**Records shown**.
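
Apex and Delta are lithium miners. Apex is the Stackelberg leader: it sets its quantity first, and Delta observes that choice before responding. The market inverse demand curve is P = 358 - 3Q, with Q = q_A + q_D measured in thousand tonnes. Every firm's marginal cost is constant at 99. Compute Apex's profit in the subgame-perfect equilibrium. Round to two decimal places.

Solve by backward induction. Given q_A, the follower Delta maximises π_D = (358 - 3q_A - 3q_D)q_D - 99q_D.
∂π_D/∂q_D = 259 - 3q_A - 6q_D = 0 gives the reaction function q_D = (259 - 3q_A)/6.
The leader anticipates this reaction. Substituting into P = 358 - 3Q gives P = 457/2 - (3/2)q_A, so π_A = (457/2 - (3/2)q_A)q_A - 99q_A.
Maximising: ∂π_A/∂q_A = 259/2 - 3q_A = 0, giving q_A = 259/6.
Then q_D = (259 - 3·(259/6))/6 = 259/12.
Price P = 358 - 3·(259/4) = 655/4.
Apex's profit: (655/4 - 99)·(259/6) = 2795.0417.

2795.04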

**Your task**.
Every record above must be repeated word for word.

**Answer for the task**.
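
Apex and Delta are lithium miners. Apex is the Stackelberg leader: it sets its quantity first, and Delta observes that choice before responding. The market inverse demand curve is P = 358 - 3Q, with Q = q_A + q_D measured in thousand tonnes. Every firm's marginal cost is constant at 99. Compute Apex's profit in the subgame-perfect equilibrium. Round to two decimal places.

Solve by backward induction. Given q_A, the follower Delta maximises π_D = (358 - 3q_A - 3q_D)q_D - 99q_D.
∂π_D/∂q_D = 259 - 3q_A - 6q_D = 0 gives the reaction function q_D = (259 - 3q_A)/6.
The leader anticipates this reaction. Substituting into P = 358 - 3Q gives P = 457/2 - (3/2)q_A, so π_A = (457/2 - (3/2)q_A)q_A - 99q_A.
Maximising: ∂π_A/∂q_A = 259/2 - 3q_A = 0, giving q_A = 259/6.
Then q_D = (259 - 3·(259/6))/6 = 259/12.
Price P = 358 - 3·(259/4) = 655/4.
Apex's profit: (655/4 - 99)·(259/6) = 2795.0417.

2795.04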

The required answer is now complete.